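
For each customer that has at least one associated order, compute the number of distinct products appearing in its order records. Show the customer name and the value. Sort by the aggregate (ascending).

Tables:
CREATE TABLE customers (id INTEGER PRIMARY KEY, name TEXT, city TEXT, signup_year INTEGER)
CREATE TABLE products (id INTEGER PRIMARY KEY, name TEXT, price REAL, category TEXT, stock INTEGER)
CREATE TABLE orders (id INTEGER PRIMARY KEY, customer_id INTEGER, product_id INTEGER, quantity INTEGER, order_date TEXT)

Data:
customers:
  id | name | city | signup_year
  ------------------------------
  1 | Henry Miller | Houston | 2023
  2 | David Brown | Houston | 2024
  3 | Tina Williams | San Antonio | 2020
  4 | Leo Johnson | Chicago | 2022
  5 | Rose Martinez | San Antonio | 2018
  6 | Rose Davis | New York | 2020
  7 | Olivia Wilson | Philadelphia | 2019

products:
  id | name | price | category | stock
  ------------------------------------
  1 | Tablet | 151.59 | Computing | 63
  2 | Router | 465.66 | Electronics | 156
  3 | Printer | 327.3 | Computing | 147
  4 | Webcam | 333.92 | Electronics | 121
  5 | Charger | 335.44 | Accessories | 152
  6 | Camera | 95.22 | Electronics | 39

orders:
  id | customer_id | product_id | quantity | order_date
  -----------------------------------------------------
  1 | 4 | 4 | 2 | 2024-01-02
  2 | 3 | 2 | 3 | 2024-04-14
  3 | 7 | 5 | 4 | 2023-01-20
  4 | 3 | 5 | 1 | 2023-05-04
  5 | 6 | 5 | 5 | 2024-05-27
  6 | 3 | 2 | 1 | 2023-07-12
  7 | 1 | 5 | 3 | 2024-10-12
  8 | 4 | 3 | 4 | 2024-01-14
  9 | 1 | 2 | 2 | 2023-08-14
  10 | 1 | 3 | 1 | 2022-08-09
SELECT p.name, COUNT(DISTINCT c.product_id) AS distinct_product_count FROM orders c JOIN customers p ON c.customer_id = p.id GROUP BY p.id, p.name ORDER BY distinct_product_count ASC

Execution result:
name | distinct_product_count
Rose Davis | 1
Olivia Wilson | 1
Tina Williams | 2
Leo Johnson | 2
Henry Miller | 3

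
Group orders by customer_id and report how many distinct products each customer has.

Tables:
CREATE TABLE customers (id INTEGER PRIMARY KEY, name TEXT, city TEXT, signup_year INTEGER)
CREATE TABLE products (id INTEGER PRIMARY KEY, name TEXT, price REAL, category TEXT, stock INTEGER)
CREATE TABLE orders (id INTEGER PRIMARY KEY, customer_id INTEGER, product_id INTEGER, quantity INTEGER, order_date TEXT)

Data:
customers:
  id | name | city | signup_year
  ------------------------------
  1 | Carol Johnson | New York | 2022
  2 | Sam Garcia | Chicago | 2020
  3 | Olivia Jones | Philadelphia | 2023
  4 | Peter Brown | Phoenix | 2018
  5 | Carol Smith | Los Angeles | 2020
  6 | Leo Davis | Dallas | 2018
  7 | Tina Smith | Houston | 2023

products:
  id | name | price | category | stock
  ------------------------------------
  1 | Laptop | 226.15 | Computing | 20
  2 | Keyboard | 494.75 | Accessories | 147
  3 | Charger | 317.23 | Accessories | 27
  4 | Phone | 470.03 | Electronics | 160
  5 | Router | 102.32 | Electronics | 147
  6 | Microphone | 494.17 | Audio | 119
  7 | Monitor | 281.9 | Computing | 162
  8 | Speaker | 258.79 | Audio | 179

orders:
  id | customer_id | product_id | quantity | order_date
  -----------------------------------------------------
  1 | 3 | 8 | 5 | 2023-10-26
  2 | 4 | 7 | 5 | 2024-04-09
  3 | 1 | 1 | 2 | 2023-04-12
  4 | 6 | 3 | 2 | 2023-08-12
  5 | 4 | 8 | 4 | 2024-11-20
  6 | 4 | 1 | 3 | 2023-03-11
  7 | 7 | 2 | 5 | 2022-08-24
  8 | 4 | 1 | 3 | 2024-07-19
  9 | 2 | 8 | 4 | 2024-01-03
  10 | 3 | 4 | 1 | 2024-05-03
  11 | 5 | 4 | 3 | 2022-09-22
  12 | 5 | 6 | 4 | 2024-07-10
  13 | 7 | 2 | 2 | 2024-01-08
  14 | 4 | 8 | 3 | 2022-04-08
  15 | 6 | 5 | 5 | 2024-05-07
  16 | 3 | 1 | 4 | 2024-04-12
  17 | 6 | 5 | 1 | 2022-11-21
SELECT customer_id, COUNT(DISTINCT product_id) AS distinct_product_count FROM orders GROUP BY customer_id

Execution result:
customer_id | distinct_product_count
1 | 1
2 | 1
3 | 3
4 | 3
5 | 2
6 | 2
7 | 1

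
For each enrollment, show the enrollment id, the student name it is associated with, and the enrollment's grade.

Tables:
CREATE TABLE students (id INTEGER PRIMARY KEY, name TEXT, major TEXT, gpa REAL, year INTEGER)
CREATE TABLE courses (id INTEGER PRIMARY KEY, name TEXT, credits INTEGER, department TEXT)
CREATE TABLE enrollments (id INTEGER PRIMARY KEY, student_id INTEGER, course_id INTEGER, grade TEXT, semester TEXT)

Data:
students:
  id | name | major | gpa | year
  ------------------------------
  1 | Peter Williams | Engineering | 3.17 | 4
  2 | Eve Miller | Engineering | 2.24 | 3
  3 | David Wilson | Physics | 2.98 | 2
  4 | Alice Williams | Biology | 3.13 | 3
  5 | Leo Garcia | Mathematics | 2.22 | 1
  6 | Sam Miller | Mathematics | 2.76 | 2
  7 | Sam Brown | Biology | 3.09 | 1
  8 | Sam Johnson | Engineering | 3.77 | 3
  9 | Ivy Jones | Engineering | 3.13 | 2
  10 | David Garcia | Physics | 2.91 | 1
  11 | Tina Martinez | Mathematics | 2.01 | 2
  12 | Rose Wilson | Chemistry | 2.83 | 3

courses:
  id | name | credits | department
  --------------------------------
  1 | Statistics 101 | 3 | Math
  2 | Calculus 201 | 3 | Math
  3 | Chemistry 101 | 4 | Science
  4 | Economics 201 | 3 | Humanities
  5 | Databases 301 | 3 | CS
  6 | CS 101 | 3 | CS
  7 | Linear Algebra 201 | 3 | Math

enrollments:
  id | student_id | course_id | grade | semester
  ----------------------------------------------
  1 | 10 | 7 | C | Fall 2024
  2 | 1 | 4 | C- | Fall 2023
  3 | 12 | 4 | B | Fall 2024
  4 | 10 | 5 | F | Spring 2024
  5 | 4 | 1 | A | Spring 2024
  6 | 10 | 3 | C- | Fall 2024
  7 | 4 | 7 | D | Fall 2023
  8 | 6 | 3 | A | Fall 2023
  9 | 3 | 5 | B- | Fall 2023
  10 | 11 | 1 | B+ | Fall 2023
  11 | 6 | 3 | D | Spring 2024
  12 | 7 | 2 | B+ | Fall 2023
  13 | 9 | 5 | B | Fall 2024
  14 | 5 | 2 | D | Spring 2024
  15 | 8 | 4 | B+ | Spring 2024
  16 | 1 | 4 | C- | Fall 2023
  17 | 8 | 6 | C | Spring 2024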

┄┄┄┄┄┄┄┄┄┄

TASK STATEMENT: Repeat the data above. Change nothing.

THE COMPLETED TASK:
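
For each customer that has at least one associated order, compute the number of distinct products appearing in its order records. Show the customer name and the value. Sort by the aggregate (ascending).

Tables:
CREATE TABLE customers (id INTEGER PRIMARY KEY, name TEXT, city TEXT, signup_year INTEGER)
CREATE TABLE products (id INTEGER PRIMARY KEY, name TEXT, price REAL, category TEXT, stock INTEGER)
CREATE TABLE orders (id INTEGER PRIMARY KEY, customer_id INTEGER, product_id INTEGER, quantity INTEGER, order_date TEXT)

Data:
customers:
  id | name | city | signup_year
  ------------------------------
  1 | Henry Miller | Houston | 2023
  2 | David Brown | Houston | 2024
  3 | Tina Williams | San Antonio | 2020
  4 | Leo Johnson | Chicago | 2022
  5 | Rose Martinez | San Antonio | 2018
  6 | Rose Davis | New York | 2020
  7 | Olivia Wilson | Philadelphia | 2019

products:
  id | name | price | category | stock
  ------------------------------------
  1 | Tablet | 151.59 | Computing | 63
  2 | Router | 465.66 | Electronics | 156
  3 | Printer | 327.3 | Computing | 147
  4 | Webcam | 333.92 | Electronics | 121
  5 | Charger | 335.44 | Accessories | 152
  6 | Camera | 95.22 | Electronics | 39

orders:
  id | customer_id | product_id | quantity | order_date
  -----------------------------------------------------
  1 | 4 | 4 | 2 | 2024-01-02
  2 | 3 | 2 | 3 | 2024-04-14
  3 | 7 | 5 | 4 | 2023-01-20
  4 | 3 | 5 | 1 | 2023-05-04
  5 | 6 | 5 | 5 | 2024-05-27
  6 | 3 | 2 | 1 | 2023-07-12
  7 | 1 | 5 | 3 | 2024-10-12
  8 | 4 | 3 | 4 | 2024-01-14
  9 | 1 | 2 | 2 | 2023-08-14
  10 | 1 | 3 | 1 | 2022-08-09
SELECT p.name, COUNT(DISTINCT c.product_id) AS distinct_product_count FROM orders c JOIN customers p ON c.customer_id = p.id GROUP BY p.id, p.name ORDER BY distinct_product_count ASC

Execution result:
name | distinct_product_count
Rose Davis | 1
Olivia Wilson | 1
Tina Williams | 2
Leo Johnson | 2
Henry Miller | 3

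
Group orders by customer_id and report how many distinct products each customer has.

Tables:
CREATE TABLE customers (id INTEGER PRIMARY KEY, name TEXT, city TEXT, signup_year INTEGER)
CREATE TABLE products (id INTEGER PRIMARY KEY, name TEXT, price REAL, category TEXT, stock INTEGER)
CREATE TABLE orders (id INTEGER PRIMARY KEY, customer_id INTEGER, product_id INTEGER, quantity INTEGER, order_date TEXT)

Data:
customers:
  id | name | city | signup_year
  ------------------------------
  1 | Carol Johnson | New York | 2022
  2 | Sam Garcia | Chicago | 2020
  3 | Olivia Jones | Philadelphia | 2023
  4 | Peter Brown | Phoenix | 2018
  5 | Carol Smith | Los Angeles | 2020
  6 | Leo Davis | Dallas | 2018
  7 | Tina Smith | Houston | 2023

products:
  id | name | price | category | stock
  ------------------------------------
  1 | Laptop | 226.15 | Computing | 20
  2 | Keyboard | 494.75 | Accessories | 147
  3 | Charger | 317.23 | Accessories | 27
  4 | Phone | 470.03 | Electronics | 160
  5 | Router | 102.32 | Electronics | 147
  6 | Microphone | 494.17 | Audio | 119
  7 | Monitor | 281.9 | Computing | 162
  8 | Speaker | 258.79 | Audio | 179

orders:
  id | customer_id | product_id | quantity | order_date
  -----------------------------------------------------
  1 | 3 | 8 | 5 | 2023-10-26
  2 | 4 | 7 | 5 | 2024-04-09
  3 | 1 | 1 | 2 | 2023-04-12
  4 | 6 | 3 | 2 | 2023-08-12
  5 | 4 | 8 | 4 | 2024-11-20
  6 | 4 | 1 | 3 | 2023-03-11
  7 | 7 | 2 | 5 | 2022-08-24
  8 | 4 | 1 | 3 | 2024-07-19
  9 | 2 | 8 | 4 | 2024-01-03
  10 | 3 | 4 | 1 | 2024-05-03
  11 | 5 | 4 | 3 | 2022-09-22
  12 | 5 | 6 | 4 | 2024-07-10
  13 | 7 | 2 | 2 | 2024-01-08
  14 | 4 | 8 | 3 | 2022-04-08
  15 | 6 | 5 | 5 | 2024-05-07
  16 | 3 | 1 | 4 | 2024-04-12
  17 | 6 | 5 | 1 | 2022-11-21
SELECT customer_id, COUNT(DISTINCT product_id) AS distinct_product_count FROM orders GROUP BY customer_id

Execution result:
customer_id | distinct_product_count
1 | 1
2 | 1
3 | 3
4 | 3
5 | 2
6 | 2
7 | 1

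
For each enrollment, show the enrollment id, the student name it is associated with, and the enrollment's grade.

Tables:
CREATE TABLE students (id INTEGER PRIMARY KEY, name TEXT, major TEXT, gpa REAL, year INTEGER)
CREATE TABLE courses (id INTEGER PRIMARY KEY, name TEXT, credits INTEGER, department TEXT)
CREATE TABLE enrollments (id INTEGER PRIMARY KEY, student_id INTEGER, course_id INTEGER, grade TEXT, semester TEXT)

Data:
students:
  id | name | major | gpa | year
  ------------------------------
  1 | Peter Williams | Engineering | 3.17 | 4
  2 | Eve Miller | Engineering | 2.24 | 3
  3 | David Wilson | Physics | 2.98 | 2
  4 | Alice Williams | Biology | 3.13 | 3
  5 | Leo Garcia | Mathematics | 2.22 | 1
  6 | Sam Miller | Mathematics | 2.76 | 2
  7 | Sam Brown | Biology | 3.09 | 1
  8 | Sam Johnson | Engineering | 3.77 | 3
  9 | Ivy Jones | Engineering | 3.13 | 2
  10 | David Garcia | Physics | 2.91 | 1
  11 | Tina Martinez | Mathematics | 2.01 | 2
  12 | Rose Wilson | Chemistry | 2.83 | 3

courses:
  id | name | credits | department
  --------------------------------
  1 | Statistics 101 | 3 | Math
  2 | Calculus 201 | 3 | Math
  3 | Chemistry 101 | 4 | Science
  4 | Economics 201 | 3 | Humanities
  5 | Databases 301 | 3 | CS
  6 | CS 101 | 3 | CS
  7 | Linear Algebra 201 | 3 | Math

enrollments:
  id | student_id | course_id | grade | semester
  ----------------------------------------------
  1 | 10 | 7 | C | Fall 2024
  2 | 1 | 4 | C- | Fall 2023
  3 | 12 | 4 | B | Fall 2024
  4 | 10 | 5 | F | Spring 2024
  5 | 4 | 1 | A | Spring 2024
  6 | 10 | 3 | C- | Fall 2024
  7 | 4 | 7 | D | Fall 2023
  8 | 6 | 3 | A | Fall 2023
  9 | 3 | 5 | B- | Fall 2023
  10 | 11 | 1 | B+ | Fall 2023
  11 | 6 | 3 | D | Spring 2024
  12 | 7 | 2 | B+ | Fall 2023
  13 | 9 | 5 | B | Fall 2024
  14 | 5 | 2 | D | Spring 2024
  15 | 8 | 4 | B+ | Spring 2024
  16 | 1 | 4 | C- | Fall 2023
  17 | 8 | 6 | C | Spring 2024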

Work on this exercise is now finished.